━━ DATA SHOWN
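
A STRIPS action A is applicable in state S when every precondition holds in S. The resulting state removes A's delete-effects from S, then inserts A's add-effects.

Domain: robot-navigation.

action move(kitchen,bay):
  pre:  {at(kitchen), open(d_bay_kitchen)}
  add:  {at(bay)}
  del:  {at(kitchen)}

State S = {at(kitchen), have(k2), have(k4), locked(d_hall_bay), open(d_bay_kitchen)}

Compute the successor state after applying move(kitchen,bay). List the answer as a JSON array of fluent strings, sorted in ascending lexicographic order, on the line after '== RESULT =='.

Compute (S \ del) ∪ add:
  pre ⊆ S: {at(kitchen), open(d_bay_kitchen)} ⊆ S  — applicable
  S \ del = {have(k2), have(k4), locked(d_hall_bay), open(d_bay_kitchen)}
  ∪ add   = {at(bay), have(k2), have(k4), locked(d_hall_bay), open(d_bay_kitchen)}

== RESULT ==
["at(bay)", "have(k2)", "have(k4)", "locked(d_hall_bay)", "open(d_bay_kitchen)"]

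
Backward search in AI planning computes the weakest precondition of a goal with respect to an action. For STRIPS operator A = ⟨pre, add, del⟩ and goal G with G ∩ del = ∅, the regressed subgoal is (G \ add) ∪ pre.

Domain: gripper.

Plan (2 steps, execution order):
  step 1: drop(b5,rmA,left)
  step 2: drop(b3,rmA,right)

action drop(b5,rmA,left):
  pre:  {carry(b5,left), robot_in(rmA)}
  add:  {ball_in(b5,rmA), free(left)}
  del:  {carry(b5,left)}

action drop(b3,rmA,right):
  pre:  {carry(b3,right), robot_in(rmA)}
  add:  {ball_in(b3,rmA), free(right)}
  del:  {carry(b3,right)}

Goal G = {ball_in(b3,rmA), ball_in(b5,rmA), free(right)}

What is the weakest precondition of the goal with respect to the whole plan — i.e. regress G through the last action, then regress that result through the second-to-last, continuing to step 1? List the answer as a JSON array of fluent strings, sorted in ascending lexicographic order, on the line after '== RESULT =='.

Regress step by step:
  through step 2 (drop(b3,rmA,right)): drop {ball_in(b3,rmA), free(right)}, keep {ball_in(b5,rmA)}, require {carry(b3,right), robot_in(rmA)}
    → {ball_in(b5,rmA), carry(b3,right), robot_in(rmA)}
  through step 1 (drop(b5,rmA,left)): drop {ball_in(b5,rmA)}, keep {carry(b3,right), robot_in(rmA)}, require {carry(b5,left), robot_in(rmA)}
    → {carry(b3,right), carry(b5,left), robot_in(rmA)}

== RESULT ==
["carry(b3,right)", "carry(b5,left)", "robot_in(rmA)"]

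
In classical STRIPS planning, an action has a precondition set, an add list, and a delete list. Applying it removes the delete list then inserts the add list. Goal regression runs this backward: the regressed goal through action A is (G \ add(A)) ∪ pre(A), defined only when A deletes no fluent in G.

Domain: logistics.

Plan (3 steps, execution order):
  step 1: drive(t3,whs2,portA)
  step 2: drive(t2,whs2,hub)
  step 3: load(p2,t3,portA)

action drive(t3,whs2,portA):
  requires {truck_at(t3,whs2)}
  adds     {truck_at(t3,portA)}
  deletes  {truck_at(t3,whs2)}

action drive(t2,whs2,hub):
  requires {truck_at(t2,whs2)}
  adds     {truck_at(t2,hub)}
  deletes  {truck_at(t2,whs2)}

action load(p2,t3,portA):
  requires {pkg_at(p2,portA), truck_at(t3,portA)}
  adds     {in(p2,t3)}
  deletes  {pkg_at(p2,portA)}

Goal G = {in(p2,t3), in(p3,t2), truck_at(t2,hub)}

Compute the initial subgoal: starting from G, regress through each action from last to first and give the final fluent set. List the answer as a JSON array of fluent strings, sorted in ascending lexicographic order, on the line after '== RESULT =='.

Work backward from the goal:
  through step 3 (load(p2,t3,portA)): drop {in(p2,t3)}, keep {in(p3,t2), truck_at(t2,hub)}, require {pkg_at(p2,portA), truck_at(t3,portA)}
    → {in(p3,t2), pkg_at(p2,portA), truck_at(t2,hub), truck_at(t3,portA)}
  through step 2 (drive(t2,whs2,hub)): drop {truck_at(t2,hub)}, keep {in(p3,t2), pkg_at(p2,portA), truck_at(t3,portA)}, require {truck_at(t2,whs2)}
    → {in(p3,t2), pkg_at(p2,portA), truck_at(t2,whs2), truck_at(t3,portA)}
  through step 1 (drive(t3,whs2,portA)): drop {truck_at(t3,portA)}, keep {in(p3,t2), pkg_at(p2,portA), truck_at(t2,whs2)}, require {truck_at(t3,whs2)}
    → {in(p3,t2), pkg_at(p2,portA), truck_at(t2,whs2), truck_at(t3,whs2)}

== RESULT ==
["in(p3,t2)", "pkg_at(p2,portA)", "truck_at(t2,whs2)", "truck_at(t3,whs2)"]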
━━━━
━━ DATA SHOWN
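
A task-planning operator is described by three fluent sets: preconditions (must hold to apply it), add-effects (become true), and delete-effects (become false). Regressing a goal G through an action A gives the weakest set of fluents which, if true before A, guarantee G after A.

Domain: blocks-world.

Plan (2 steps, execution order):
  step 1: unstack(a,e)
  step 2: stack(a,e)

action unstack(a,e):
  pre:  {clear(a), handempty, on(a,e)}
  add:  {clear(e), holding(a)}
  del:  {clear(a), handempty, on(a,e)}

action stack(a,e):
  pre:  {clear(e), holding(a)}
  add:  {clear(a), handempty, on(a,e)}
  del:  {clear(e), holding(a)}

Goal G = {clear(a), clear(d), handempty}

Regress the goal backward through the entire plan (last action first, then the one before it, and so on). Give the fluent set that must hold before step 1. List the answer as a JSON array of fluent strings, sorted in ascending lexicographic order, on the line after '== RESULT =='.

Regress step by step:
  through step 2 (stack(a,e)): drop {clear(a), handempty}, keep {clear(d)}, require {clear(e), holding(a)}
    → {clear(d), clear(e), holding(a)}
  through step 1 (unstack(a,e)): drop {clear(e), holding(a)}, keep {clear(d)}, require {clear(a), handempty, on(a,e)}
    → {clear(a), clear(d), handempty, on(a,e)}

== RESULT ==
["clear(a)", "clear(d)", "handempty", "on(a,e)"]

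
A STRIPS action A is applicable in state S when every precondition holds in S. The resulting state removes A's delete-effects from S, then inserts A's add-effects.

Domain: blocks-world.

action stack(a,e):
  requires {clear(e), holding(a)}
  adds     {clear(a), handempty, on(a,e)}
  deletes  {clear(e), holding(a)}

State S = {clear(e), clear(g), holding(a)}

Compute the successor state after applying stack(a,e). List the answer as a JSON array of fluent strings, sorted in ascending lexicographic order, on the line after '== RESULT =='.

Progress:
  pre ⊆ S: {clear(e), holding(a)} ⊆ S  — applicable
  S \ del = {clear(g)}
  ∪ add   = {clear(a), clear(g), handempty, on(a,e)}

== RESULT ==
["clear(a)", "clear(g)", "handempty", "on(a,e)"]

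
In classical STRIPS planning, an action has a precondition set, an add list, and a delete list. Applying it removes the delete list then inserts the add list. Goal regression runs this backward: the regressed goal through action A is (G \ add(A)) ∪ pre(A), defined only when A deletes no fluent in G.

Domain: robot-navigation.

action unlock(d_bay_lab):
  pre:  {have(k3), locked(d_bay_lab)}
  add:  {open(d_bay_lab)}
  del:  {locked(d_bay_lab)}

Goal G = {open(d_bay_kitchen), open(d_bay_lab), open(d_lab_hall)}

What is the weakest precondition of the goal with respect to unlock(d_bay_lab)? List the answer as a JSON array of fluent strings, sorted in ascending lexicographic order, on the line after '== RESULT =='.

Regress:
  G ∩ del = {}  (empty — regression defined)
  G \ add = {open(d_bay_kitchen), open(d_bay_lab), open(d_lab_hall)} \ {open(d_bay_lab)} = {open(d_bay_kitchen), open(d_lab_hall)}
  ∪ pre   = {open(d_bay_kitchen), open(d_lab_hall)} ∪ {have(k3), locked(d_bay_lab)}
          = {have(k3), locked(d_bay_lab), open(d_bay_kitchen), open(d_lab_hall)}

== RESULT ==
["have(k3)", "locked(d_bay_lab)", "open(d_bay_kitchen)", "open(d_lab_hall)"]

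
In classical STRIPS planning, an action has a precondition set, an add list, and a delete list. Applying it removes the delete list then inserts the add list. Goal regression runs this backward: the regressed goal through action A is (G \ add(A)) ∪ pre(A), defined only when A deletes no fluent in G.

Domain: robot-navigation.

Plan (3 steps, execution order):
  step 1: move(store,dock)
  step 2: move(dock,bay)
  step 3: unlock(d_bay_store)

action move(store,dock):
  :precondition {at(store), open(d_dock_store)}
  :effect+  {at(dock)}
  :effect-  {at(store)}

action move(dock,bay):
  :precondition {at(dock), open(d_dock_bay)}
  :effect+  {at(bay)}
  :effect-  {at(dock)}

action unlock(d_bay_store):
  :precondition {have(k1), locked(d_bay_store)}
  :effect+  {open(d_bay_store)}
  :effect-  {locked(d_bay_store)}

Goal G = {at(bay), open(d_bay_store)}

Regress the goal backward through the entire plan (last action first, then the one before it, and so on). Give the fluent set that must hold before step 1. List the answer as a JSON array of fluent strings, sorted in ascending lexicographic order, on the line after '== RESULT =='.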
━━━━
• [ASSIGNED TASK]
From the records given above, copy all lines containing "deletes".

• [RESULT]
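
In classical STRIPS planning, an action has a precondition set, an add list, and a delete list. Applying it removes the delete list then inserts the add list. Goal regression runs this backward: the regressed goal through action A is (G \ add(A)) ∪ pre(A), defined only when A deletes no fluent in G.
  deletes  {truck_at(t3,whs2)}
  deletes  {truck_at(t2,whs2)}
  deletes  {pkg_at(p2,portA)}
  deletes  {clear(e), holding(a)}
In classical STRIPS planning, an action has a precondition set, an add list, and a delete list. Applying it removes the delete list then inserts the add list. Goal regression runs this backward: the regressed goal through action A is (G \ add(A)) ∪ pre(A), defined only when A deletes no fluent in G.
In classical STRIPS planning, an action has a precondition set, an add list, and a delete list. Applying it removes the delete list then inserts the add list. Goal regression runs this backward: the regressed goal through action A is (G \ add(A)) ∪ pre(A), defined only when A deletes no fluent in G.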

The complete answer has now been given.